▶ **Data section**
[Start of section]
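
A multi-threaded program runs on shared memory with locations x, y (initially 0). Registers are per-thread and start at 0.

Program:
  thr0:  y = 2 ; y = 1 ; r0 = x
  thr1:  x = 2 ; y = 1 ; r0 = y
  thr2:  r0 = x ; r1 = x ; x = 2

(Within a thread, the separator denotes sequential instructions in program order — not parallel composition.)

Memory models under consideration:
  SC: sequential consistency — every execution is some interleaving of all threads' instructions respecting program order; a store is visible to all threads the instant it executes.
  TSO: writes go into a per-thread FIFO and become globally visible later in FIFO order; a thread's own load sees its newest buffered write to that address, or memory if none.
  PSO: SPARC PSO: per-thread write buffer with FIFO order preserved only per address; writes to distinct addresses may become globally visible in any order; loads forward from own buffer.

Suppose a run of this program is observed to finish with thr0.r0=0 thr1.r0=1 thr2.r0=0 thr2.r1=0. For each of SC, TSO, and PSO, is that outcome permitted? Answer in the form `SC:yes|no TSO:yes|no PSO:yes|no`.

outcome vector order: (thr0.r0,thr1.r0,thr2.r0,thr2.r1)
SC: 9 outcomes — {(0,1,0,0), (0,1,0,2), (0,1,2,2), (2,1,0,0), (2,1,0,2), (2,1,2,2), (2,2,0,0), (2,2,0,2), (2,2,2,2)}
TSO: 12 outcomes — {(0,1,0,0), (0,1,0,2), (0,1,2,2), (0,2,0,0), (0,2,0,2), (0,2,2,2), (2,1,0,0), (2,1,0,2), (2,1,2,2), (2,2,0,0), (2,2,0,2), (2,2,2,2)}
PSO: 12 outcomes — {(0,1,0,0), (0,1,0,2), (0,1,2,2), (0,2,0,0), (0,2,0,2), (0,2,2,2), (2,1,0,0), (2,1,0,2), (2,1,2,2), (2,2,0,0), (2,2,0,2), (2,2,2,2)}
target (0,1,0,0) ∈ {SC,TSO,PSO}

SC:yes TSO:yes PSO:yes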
[End of section]
▶ **Assignment**
Write each line above out exactly.

▶ **Solved exercise**
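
A multi-threaded program runs on shared memory with locations x, y (initially 0). Registers are per-thread and start at 0.

Program:
  thr0:  y = 2 ; y = 1 ; r0 = x
  thr1:  x = 2 ; y = 1 ; r0 = y
  thr2:  r0 = x ; r1 = x ; x = 2

(Within a thread, the separator denotes sequential instructions in program order — not parallel composition.)

Memory models under consideration:
  SC: sequential consistency — every execution is some interleaving of all threads' instructions respecting program order; a store is visible to all threads the instant it executes.
  TSO: writes go into a per-thread FIFO and become globally visible later in FIFO order; a thread's own load sees its newest buffered write to that address, or memory if none.
  PSO: SPARC PSO: per-thread write buffer with FIFO order preserved only per address; writes to distinct addresses may become globally visible in any order; loads forward from own buffer.

Suppose a run of this program is observed to finish with thr0.r0=0 thr1.r0=1 thr2.r0=0 thr2.r1=0. For each of SC, TSO, and PSO, is that outcome permitted? Answer in the form `SC:yes|no TSO:yes|no PSO:yes|no`.

outcome vector order: (thr0.r0,thr1.r0,thr2.r0,thr2.r1)
SC: 9 outcomes — {(0,1,0,0), (0,1,0,2), (0,1,2,2), (2,1,0,0), (2,1,0,2), (2,1,2,2), (2,2,0,0), (2,2,0,2), (2,2,2,2)}
TSO: 12 outcomes — {(0,1,0,0), (0,1,0,2), (0,1,2,2), (0,2,0,0), (0,2,0,2), (0,2,2,2), (2,1,0,0), (2,1,0,2), (2,1,2,2), (2,2,0,0), (2,2,0,2), (2,2,2,2)}
PSO: 12 outcomes — {(0,1,0,0), (0,1,0,2), (0,1,2,2), (0,2,0,0), (0,2,0,2), (0,2,2,2), (2,1,0,0), (2,1,0,2), (2,1,2,2), (2,2,0,0), (2,2,0,2), (2,2,2,2)}
target (0,1,0,0) ∈ {SC,TSO,PSO}

SC:yes TSO:yes PSO:yes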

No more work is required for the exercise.